• **Required action**:
Please write out each entry exactly as it appears.

• **The data**:
□ □ □ □ □
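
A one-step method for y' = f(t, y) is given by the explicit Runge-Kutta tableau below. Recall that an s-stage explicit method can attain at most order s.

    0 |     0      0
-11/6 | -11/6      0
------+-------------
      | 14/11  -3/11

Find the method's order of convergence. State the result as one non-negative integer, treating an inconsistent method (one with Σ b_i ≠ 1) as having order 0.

b = (14/11, -3/11)
c = (0, -11/6)
Σ b_i: 14/11·1 + (-3/11)·1 = 1 ✓
b·c: (-3/11)·(-11/6) = 1/2 ✓; 2 stages ⇒ order 2.

2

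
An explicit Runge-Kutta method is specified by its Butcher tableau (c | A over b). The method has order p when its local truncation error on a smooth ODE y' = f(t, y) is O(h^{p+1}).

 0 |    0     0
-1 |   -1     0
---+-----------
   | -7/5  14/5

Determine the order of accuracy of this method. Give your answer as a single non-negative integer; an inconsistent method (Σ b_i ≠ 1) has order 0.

0

b = (-7/5, 14/5)
c = (0, -1)
Σ b_i: (-7/5)·1 + 14/5·1 = 7/5 ≠ 1 ⇒ order 0.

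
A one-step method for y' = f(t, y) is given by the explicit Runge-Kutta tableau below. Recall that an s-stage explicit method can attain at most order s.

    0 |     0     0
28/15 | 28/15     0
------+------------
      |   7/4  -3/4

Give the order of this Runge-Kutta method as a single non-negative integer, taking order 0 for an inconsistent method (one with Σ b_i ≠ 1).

1

b = (7/4, -3/4)
c = (0, 28/15)
Σ b_i: 7/4·1 + (-3/4)·1 = 1 ✓
b·c: (-3/4)·28/15 = -7/5 ≠ 1/2 ⇒ order 1.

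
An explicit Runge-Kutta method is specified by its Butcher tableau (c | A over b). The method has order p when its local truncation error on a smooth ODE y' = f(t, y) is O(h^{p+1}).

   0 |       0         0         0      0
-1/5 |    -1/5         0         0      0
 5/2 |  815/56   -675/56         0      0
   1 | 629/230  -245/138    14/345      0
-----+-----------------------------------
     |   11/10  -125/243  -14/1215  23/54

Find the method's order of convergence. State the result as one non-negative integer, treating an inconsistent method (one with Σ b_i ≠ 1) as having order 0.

4

b = (11/10, -125/243, -14/1215, 23/54)
c = (0, -1/5, 5/2, 1)
Ac = (0, 0, 135/56, 21/46)
Σ b_i: 11/10·1 + (-125/243)·1 + (-14/1215)·1 + 23/54·1 = 1 ✓
b·c: (-125/243)·(-1/5) + (-14/1215)·5/2 + 23/54·1 = 1/2 ✓
b·c²: (-125/243)·1/25 + (-14/1215)·25/4 + 23/54·1 = 1/3 ✓
b·Ac: (-14/1215)·135/56 + 23/54·21/46 = 1/6 ✓
b·c³: (-125/243)·(-1/125) + (-14/1215)·125/8 + 23/54·1 = 1/4 ✓
b·(c∘Ac): (-14/1215)·675/112 + 23/54·21/46 = 1/8 ✓
b·Ac²: (-14/1215)·(-27/56) + 23/54·21/115 = 1/12 ✓
b·A²c: 23/54·9/92 = 1/24 ✓; 4 stages ⇒ order 4.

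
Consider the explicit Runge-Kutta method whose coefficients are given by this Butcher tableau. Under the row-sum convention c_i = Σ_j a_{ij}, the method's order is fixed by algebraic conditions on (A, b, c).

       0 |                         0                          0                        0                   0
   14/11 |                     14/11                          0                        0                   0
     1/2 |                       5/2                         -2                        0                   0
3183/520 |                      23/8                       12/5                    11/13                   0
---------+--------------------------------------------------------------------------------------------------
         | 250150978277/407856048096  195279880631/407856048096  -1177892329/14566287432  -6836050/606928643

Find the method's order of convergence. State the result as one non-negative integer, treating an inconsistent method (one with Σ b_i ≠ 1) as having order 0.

b = (250150978277/407856048096, 195279880631/407856048096, -1177892329/14566287432, -6836050/606928643)
c = (0, 14/11, 1/2, 3183/520)
Ac = (0, 0, -28/11, 4973/1430)
Σ b_i: 250150978277/407856048096·1 + 195279880631/407856048096·1 + (-1177892329/14566287432)·1 + (-6836050/606928643)·1 = 1 ✓
b·c: 195279880631/407856048096·14/11 + (-1177892329/14566287432)·1/2 + (-6836050/606928643)·3183/520 = 1/2 ✓
b·c²: 195279880631/407856048096·196/121 + (-1177892329/14566287432)·1/4 + (-6836050/606928643)·10131489/270400 = 1/3 ✓
b·Ac: (-1177892329/14566287432)·(-28/11) + (-6836050/606928643)·4973/1430 = 1/6 ✓
b·c³: 195279880631/407856048096·2744/1331 + (-1177892329/14566287432)·1/8 + (-6836050/606928643)·32248529487/140608000 = -178444596553713/111092218814720 ≠ 1/4 ⇒ order 3.
b·(c∘Ac): (-1177892329/14566287432)·(-14/11) + (-6836050/606928643)·15829059/743600 = -21926633587/160229161752 ≠ 1/8
b·Ac²: (-1177892329/14566287432)·(-392/121) + (-6836050/606928643)·128959/31460 = 8644501927/40057290438 ≠ 1/12
b·A²c: (-6836050/606928643)·(-28/13) = 14723800/606928643 ≠ 1/24

3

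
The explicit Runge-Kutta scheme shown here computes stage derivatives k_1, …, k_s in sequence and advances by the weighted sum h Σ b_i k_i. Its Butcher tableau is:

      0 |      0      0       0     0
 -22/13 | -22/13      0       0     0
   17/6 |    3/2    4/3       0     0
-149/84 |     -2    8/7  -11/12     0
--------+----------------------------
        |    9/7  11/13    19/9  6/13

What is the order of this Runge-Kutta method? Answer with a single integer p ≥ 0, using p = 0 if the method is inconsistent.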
□ □ □ □ □
• **Reply**:
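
A one-step method for y' = f(t, y) is given by the explicit Runge-Kutta tableau below. Recall that an s-stage explicit method can attain at most order s.

    0 |     0      0
-11/6 | -11/6      0
------+-------------
      | 14/11  -3/11

Find the method's order of convergence. State the result as one non-negative integer, treating an inconsistent method (one with Σ b_i ≠ 1) as having order 0.

b = (14/11, -3/11)
c = (0, -11/6)
Σ b_i: 14/11·1 + (-3/11)·1 = 1 ✓
b·c: (-3/11)·(-11/6) = 1/2 ✓; 2 stages ⇒ order 2.

2

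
An explicit Runge-Kutta method is specified by its Butcher tableau (c | A over b). The method has order p when its local truncation error on a smooth ODE y' = f(t, y) is O(h^{p+1}).

 0 |    0     0
-1 |   -1     0
---+-----------
   | -7/5  14/5

Determine the order of accuracy of this method. Give your answer as a single non-negative integer; an inconsistent method (Σ b_i ≠ 1) has order 0.

0

b = (-7/5, 14/5)
c = (0, -1)
Σ b_i: (-7/5)·1 + 14/5·1 = 7/5 ≠ 1 ⇒ order 0.

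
A one-step method for y' = f(t, y) is given by the explicit Runge-Kutta tableau below. Recall that an s-stage explicit method can attain at most order s.

    0 |     0     0
28/15 | 28/15     0
------+------------
      |   7/4  -3/4

Give the order of this Runge-Kutta method as a single non-negative integer, taking order 0 for an inconsistent method (one with Σ b_i ≠ 1).

1

b = (7/4, -3/4)
c = (0, 28/15)
Σ b_i: 7/4·1 + (-3/4)·1 = 1 ✓
b·c: (-3/4)·28/15 = -7/5 ≠ 1/2 ⇒ order 1.

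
An explicit Runge-Kutta method is specified by its Butcher tableau (c | A over b). The method has order p when its local truncation error on a smooth ODE y' = f(t, y) is O(h^{p+1}).

   0 |       0         0         0      0
-1/5 |    -1/5         0         0      0
 5/2 |  815/56   -675/56         0      0
   1 | 629/230  -245/138    14/345      0
-----+-----------------------------------
     |   11/10  -125/243  -14/1215  23/54

Find the method's order of convergence. State the result as one non-negative integer, treating an inconsistent method (one with Σ b_i ≠ 1) as having order 0.

4

b = (11/10, -125/243, -14/1215, 23/54)
c = (0, -1/5, 5/2, 1)
Ac = (0, 0, 135/56, 21/46)
Σ b_i: 11/10·1 + (-125/243)·1 + (-14/1215)·1 + 23/54·1 = 1 ✓
b·c: (-125/243)·(-1/5) + (-14/1215)·5/2 + 23/54·1 = 1/2 ✓
b·c²: (-125/243)·1/25 + (-14/1215)·25/4 + 23/54·1 = 1/3 ✓
b·Ac: (-14/1215)·135/56 + 23/54·21/46 = 1/6 ✓
b·c³: (-125/243)·(-1/125) + (-14/1215)·125/8 + 23/54·1 = 1/4 ✓
b·(c∘Ac): (-14/1215)·675/112 + 23/54·21/46 = 1/8 ✓
b·Ac²: (-14/1215)·(-27/56) + 23/54·21/115 = 1/12 ✓
b·A²c: 23/54·9/92 = 1/24 ✓; 4 stages ⇒ order 4.

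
Consider the explicit Runge-Kutta method whose coefficients are given by this Butcher tableau. Under the row-sum convention c_i = Σ_j a_{ij}, the method's order is fixed by algebraic conditions on (A, b, c).

       0 |                         0                          0                        0                   0
   14/11 |                     14/11                          0                        0                   0
     1/2 |                       5/2                         -2                        0                   0
3183/520 |                      23/8                       12/5                    11/13                   0
---------+--------------------------------------------------------------------------------------------------
         | 250150978277/407856048096  195279880631/407856048096  -1177892329/14566287432  -6836050/606928643

Find the method's order of convergence. State the result as one non-negative integer, treating an inconsistent method (one with Σ b_i ≠ 1) as having order 0.

b = (250150978277/407856048096, 195279880631/407856048096, -1177892329/14566287432, -6836050/606928643)
c = (0, 14/11, 1/2, 3183/520)
Ac = (0, 0, -28/11, 4973/1430)
Σ b_i: 250150978277/407856048096·1 + 195279880631/407856048096·1 + (-1177892329/14566287432)·1 + (-6836050/606928643)·1 = 1 ✓
b·c: 195279880631/407856048096·14/11 + (-1177892329/14566287432)·1/2 + (-6836050/606928643)·3183/520 = 1/2 ✓
b·c²: 195279880631/407856048096·196/121 + (-1177892329/14566287432)·1/4 + (-6836050/606928643)·10131489/270400 = 1/3 ✓
b·Ac: (-1177892329/14566287432)·(-28/11) + (-6836050/606928643)·4973/1430 = 1/6 ✓
b·c³: 195279880631/407856048096·2744/1331 + (-1177892329/14566287432)·1/8 + (-6836050/606928643)·32248529487/140608000 = -178444596553713/111092218814720 ≠ 1/4 ⇒ order 3.
b·(c∘Ac): (-1177892329/14566287432)·(-14/11) + (-6836050/606928643)·15829059/743600 = -21926633587/160229161752 ≠ 1/8
b·Ac²: (-1177892329/14566287432)·(-392/121) + (-6836050/606928643)·128959/31460 = 8644501927/40057290438 ≠ 1/12
b·A²c: (-6836050/606928643)·(-28/13) = 14723800/606928643 ≠ 1/24

3

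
The explicit Runge-Kutta scheme shown here computes stage derivatives k_1, …, k_s in sequence and advances by the weighted sum h Σ b_i k_i. Its Butcher tableau is:

      0 |      0      0       0     0
 -22/13 | -22/13      0       0     0
   17/6 |    3/2    4/3       0     0
-149/84 |     -2    8/7  -11/12     0
--------+----------------------------
        |    9/7  11/13    19/9  6/13

What is the order of this Runge-Kutta method? Answer with a single integer p ≥ 0, using p = 0 if the method is inconsistent.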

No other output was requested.